# Record excerpts

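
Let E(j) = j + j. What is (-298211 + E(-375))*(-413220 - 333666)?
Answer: 223289785446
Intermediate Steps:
E(j) = 2*j
(-298211 + E(-375))*(-413220 - 333666) = (-298211 + 2*(-375))*(-413220 - 333666) = (-298211 - 750)*(-746886) = -298961*(-746886) = 223289785446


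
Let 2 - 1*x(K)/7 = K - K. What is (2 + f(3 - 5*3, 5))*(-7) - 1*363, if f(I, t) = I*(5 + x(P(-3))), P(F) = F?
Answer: 1219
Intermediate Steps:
x(K) = 14 (x(K) = 14 - 7*(K - K) = 14 - 7*0 = 14 + 0 = 14)
f(I, t) = 19*I (f(I, t) = I*(5 + 14) = I*19 = 19*I)
(2 + f(3 - 5*3, 5))*(-7) - 1*363 = (2 + 19*(3 - 5*3))*(-7) - 1*363 = (2 + 19*(3 - 15))*(-7) - 363 = (2 + 19*(-12))*(-7) - 363 = (2 - 228)*(-7) - 363 = -226*(-7) - 363 = 1582 - 363 = 1219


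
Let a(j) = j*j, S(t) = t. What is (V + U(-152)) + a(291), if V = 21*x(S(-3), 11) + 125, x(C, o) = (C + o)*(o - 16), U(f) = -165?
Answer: 83801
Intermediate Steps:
x(C, o) = (-16 + o)*(C + o) (x(C, o) = (C + o)*(-16 + o) = (-16 + o)*(C + o))
V = -715 (V = 21*(11² - 16*(-3) - 16*11 - 3*11) + 125 = 21*(121 + 48 - 176 - 33) + 125 = 21*(-40) + 125 = -840 + 125 = -715)
a(j) = j²
(V + U(-152)) + a(291) = (-715 - 165) + 291² = -880 + 84681 = 83801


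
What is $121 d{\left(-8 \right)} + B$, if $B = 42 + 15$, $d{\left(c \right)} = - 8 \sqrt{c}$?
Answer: $57 - 1936 i \sqrt{2} \approx 57.0 - 2737.9 i$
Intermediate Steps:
$B = 57$
$121 d{\left(-8 \right)} + B = 121 \left(- 8 \sqrt{-8}\right) + 57 = 121 \left(- 8 \cdot 2 i \sqrt{2}\right) + 57 = 121 \left(- 16 i \sqrt{2}\right) + 57 = - 1936 i \sqrt{2} + 57 = 57 - 1936 i \sqrt{2}$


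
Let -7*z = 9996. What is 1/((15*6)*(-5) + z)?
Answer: -1/1878 ≈ -0.00053248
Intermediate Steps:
z = -1428 (z = -⅐*9996 = -1428)
1/((15*6)*(-5) + z) = 1/((15*6)*(-5) - 1428) = 1/(90*(-5) - 1428) = 1/(-450 - 1428) = 1/(-1878) = -1/1878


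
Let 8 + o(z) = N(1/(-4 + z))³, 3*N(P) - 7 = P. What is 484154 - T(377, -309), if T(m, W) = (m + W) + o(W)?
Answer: 14844013174918/30664297 ≈ 4.8408e+5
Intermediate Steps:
N(P) = 7/3 + P/3
o(z) = -8 + (7/3 + 1/(3*(-4 + z)))³
T(m, W) = -8 + W + m + (-27 + 7*W)³/(27*(-4 + W)³) (T(m, W) = (m + W) + (-8 + (-27 + 7*W)³/(27*(-4 + W)³)) = (W + m) + (-8 + (-27 + 7*W)³/(27*(-4 + W)³)) = -8 + W + m + (-27 + 7*W)³/(27*(-4 + W)³))
484154 - T(377, -309) = 484154 - (-8 - 309 + 377 + (-27 + 7*(-309))³/(27*(-4 - 309)³)) = 484154 - (-8 - 309 + 377 + (1/27)*(-27 - 2163)³/(-313)³) = 484154 - (-8 - 309 + 377 + (1/27)*(-2190)³*(-1/30664297)) = 484154 - (-8 - 309 + 377 + (1/27)*(-10503459000)*(-1/30664297)) = 484154 - (-8 - 309 + 377 + 389017000/30664297) = 484154 - 1*2228874820/30664297 = 484154 - 2228874820/30664297 = 14844013174918/30664297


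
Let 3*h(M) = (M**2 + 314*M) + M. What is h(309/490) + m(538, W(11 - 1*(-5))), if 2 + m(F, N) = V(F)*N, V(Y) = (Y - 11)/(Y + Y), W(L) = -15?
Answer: 920366372/16146725 ≈ 57.000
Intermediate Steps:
h(M) = 105*M + M**2/3 (h(M) = ((M**2 + 314*M) + M)/3 = (M**2 + 315*M)/3 = 105*M + M**2/3)
V(Y) = (-11 + Y)/(2*Y) (V(Y) = (-11 + Y)/((2*Y)) = (-11 + Y)*(1/(2*Y)) = (-11 + Y)/(2*Y))
m(F, N) = -2 + N*(-11 + F)/(2*F) (m(F, N) = -2 + ((-11 + F)/(2*F))*N = -2 + N*(-11 + F)/(2*F))
h(309/490) + m(538, W(11 - 1*(-5))) = (309/490)*(315 + 309/490)/3 + (1/2)*(-4*538 - 15*(-11 + 538))/538 = (309*(1/490))*(315 + 309*(1/490))/3 + (1/2)*(1/538)*(-2152 - 15*527) = (1/3)*(309/490)*(315 + 309/490) + (1/2)*(1/538)*(-2152 - 7905) = (1/3)*(309/490)*(154659/490) + (1/2)*(1/538)*(-10057) = 15929877/240100 - 10057/1076 = 920366372/16146725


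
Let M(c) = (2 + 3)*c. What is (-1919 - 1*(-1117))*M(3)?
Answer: -12030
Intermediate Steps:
M(c) = 5*c
(-1919 - 1*(-1117))*M(3) = (-1919 - 1*(-1117))*(5*3) = (-1919 + 1117)*15 = -802*15 = -12030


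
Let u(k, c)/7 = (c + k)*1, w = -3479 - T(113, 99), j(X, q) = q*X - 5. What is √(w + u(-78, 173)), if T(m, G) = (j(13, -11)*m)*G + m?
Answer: √1652749 ≈ 1285.6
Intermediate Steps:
j(X, q) = -5 + X*q (j(X, q) = X*q - 5 = -5 + X*q)
T(m, G) = m - 148*G*m (T(m, G) = ((-5 + 13*(-11))*m)*G + m = ((-5 - 143)*m)*G + m = (-148*m)*G + m = -148*G*m + m = m - 148*G*m)
w = 1652084 (w = -3479 - 113*(1 - 148*99) = -3479 - 113*(1 - 14652) = -3479 - 113*(-14651) = -3479 - 1*(-1655563) = -3479 + 1655563 = 1652084)
u(k, c) = 7*c + 7*k (u(k, c) = 7*((c + k)*1) = 7*(c + k) = 7*c + 7*k)
√(w + u(-78, 173)) = √(1652084 + (7*173 + 7*(-78))) = √(1652084 + (1211 - 546)) = √(1652084 + 665) = √1652749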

# Task statement
For this exercise, repeat each line of the listing exactly.

# Response area
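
Let E(j) = j + j. What is (-298211 + E(-375))*(-413220 - 333666)?
Answer: 223289785446
Intermediate Steps:
E(j) = 2*j
(-298211 + E(-375))*(-413220 - 333666) = (-298211 + 2*(-375))*(-413220 - 333666) = (-298211 - 750)*(-746886) = -298961*(-746886) = 223289785446


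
Let 2 - 1*x(K)/7 = K - K. What is (2 + f(3 - 5*3, 5))*(-7) - 1*363, if f(I, t) = I*(5 + x(P(-3))), P(F) = F?
Answer: 1219
Intermediate Steps:
x(K) = 14 (x(K) = 14 - 7*(K - K) = 14 - 7*0 = 14 + 0 = 14)
f(I, t) = 19*I (f(I, t) = I*(5 + 14) = I*19 = 19*I)
(2 + f(3 - 5*3, 5))*(-7) - 1*363 = (2 + 19*(3 - 5*3))*(-7) - 1*363 = (2 + 19*(3 - 15))*(-7) - 363 = (2 + 19*(-12))*(-7) - 363 = (2 - 228)*(-7) - 363 = -226*(-7) - 363 = 1582 - 363 = 1219


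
Let a(j) = j*j, S(t) = t. What is (V + U(-152)) + a(291), if V = 21*x(S(-3), 11) + 125, x(C, o) = (C + o)*(o - 16), U(f) = -165?
Answer: 83801
Intermediate Steps:
x(C, o) = (-16 + o)*(C + o) (x(C, o) = (C + o)*(-16 + o) = (-16 + o)*(C + o))
V = -715 (V = 21*(11² - 16*(-3) - 16*11 - 3*11) + 125 = 21*(121 + 48 - 176 - 33) + 125 = 21*(-40) + 125 = -840 + 125 = -715)
a(j) = j²
(V + U(-152)) + a(291) = (-715 - 165) + 291² = -880 + 84681 = 83801


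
What is $121 d{\left(-8 \right)} + B$, if $B = 42 + 15$, $d{\left(c \right)} = - 8 \sqrt{c}$?
Answer: $57 - 1936 i \sqrt{2} \approx 57.0 - 2737.9 i$
Intermediate Steps:
$B = 57$
$121 d{\left(-8 \right)} + B = 121 \left(- 8 \sqrt{-8}\right) + 57 = 121 \left(- 8 \cdot 2 i \sqrt{2}\right) + 57 = 121 \left(- 16 i \sqrt{2}\right) + 57 = - 1936 i \sqrt{2} + 57 = 57 - 1936 i \sqrt{2}$


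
Let -7*z = 9996. What is 1/((15*6)*(-5) + z)?
Answer: -1/1878 ≈ -0.00053248
Intermediate Steps:
z = -1428 (z = -⅐*9996 = -1428)
1/((15*6)*(-5) + z) = 1/((15*6)*(-5) - 1428) = 1/(90*(-5) - 1428) = 1/(-450 - 1428) = 1/(-1878) = -1/1878


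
Let 8 + o(z) = N(1/(-4 + z))³, 3*N(P) - 7 = P. What is 484154 - T(377, -309), if T(m, W) = (m + W) + o(W)?
Answer: 14844013174918/30664297 ≈ 4.8408e+5
Intermediate Steps:
N(P) = 7/3 + P/3
o(z) = -8 + (7/3 + 1/(3*(-4 + z)))³
T(m, W) = -8 + W + m + (-27 + 7*W)³/(27*(-4 + W)³) (T(m, W) = (m + W) + (-8 + (-27 + 7*W)³/(27*(-4 + W)³)) = (W + m) + (-8 + (-27 + 7*W)³/(27*(-4 + W)³)) = -8 + W + m + (-27 + 7*W)³/(27*(-4 + W)³))
484154 - T(377, -309) = 484154 - (-8 - 309 + 377 + (-27 + 7*(-309))³/(27*(-4 - 309)³)) = 484154 - (-8 - 309 + 377 + (1/27)*(-27 - 2163)³/(-313)³) = 484154 - (-8 - 309 + 377 + (1/27)*(-2190)³*(-1/30664297)) = 484154 - (-8 - 309 + 377 + (1/27)*(-10503459000)*(-1/30664297)) = 484154 - (-8 - 309 + 377 + 389017000/30664297) = 484154 - 1*2228874820/30664297 = 484154 - 2228874820/30664297 = 14844013174918/30664297


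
Let 3*h(M) = (M**2 + 314*M) + M. What is h(309/490) + m(538, W(11 - 1*(-5))), if 2 + m(F, N) = V(F)*N, V(Y) = (Y - 11)/(Y + Y), W(L) = -15?
Answer: 920366372/16146725 ≈ 57.000
Intermediate Steps:
h(M) = 105*M + M**2/3 (h(M) = ((M**2 + 314*M) + M)/3 = (M**2 + 315*M)/3 = 105*M + M**2/3)
V(Y) = (-11 + Y)/(2*Y) (V(Y) = (-11 + Y)/((2*Y)) = (-11 + Y)*(1/(2*Y)) = (-11 + Y)/(2*Y))
m(F, N) = -2 + N*(-11 + F)/(2*F) (m(F, N) = -2 + ((-11 + F)/(2*F))*N = -2 + N*(-11 + F)/(2*F))
h(309/490) + m(538, W(11 - 1*(-5))) = (309/490)*(315 + 309/490)/3 + (1/2)*(-4*538 - 15*(-11 + 538))/538 = (309*(1/490))*(315 + 309*(1/490))/3 + (1/2)*(1/538)*(-2152 - 15*527) = (1/3)*(309/490)*(315 + 309/490) + (1/2)*(1/538)*(-2152 - 7905) = (1/3)*(309/490)*(154659/490) + (1/2)*(1/538)*(-10057) = 15929877/240100 - 10057/1076 = 920366372/16146725


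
Let M(c) = (2 + 3)*c. What is (-1919 - 1*(-1117))*M(3)?
Answer: -12030
Intermediate Steps:
M(c) = 5*c
(-1919 - 1*(-1117))*M(3) = (-1919 - 1*(-1117))*(5*3) = (-1919 + 1117)*15 = -802*15 = -12030


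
Let u(k, c)/7 = (c + k)*1, w = -3479 - T(113, 99), j(X, q) = q*X - 5. What is √(w + u(-78, 173)), if T(m, G) = (j(13, -11)*m)*G + m?
Answer: √1652749 ≈ 1285.6
Intermediate Steps:
j(X, q) = -5 + X*q (j(X, q) = X*q - 5 = -5 + X*q)
T(m, G) = m - 148*G*m (T(m, G) = ((-5 + 13*(-11))*m)*G + m = ((-5 - 143)*m)*G + m = (-148*m)*G + m = -148*G*m + m = m - 148*G*m)
w = 1652084 (w = -3479 - 113*(1 - 148*99) = -3479 - 113*(1 - 14652) = -3479 - 113*(-14651) = -3479 - 1*(-1655563) = -3479 + 1655563 = 1652084)
u(k, c) = 7*c + 7*k (u(k, c) = 7*((c + k)*1) = 7*(c + k) = 7*c + 7*k)
√(w + u(-78, 173)) = √(1652084 + (7*173 + 7*(-78))) = √(1652084 + (1211 - 546)) = √(1652084 + 665) = √1652749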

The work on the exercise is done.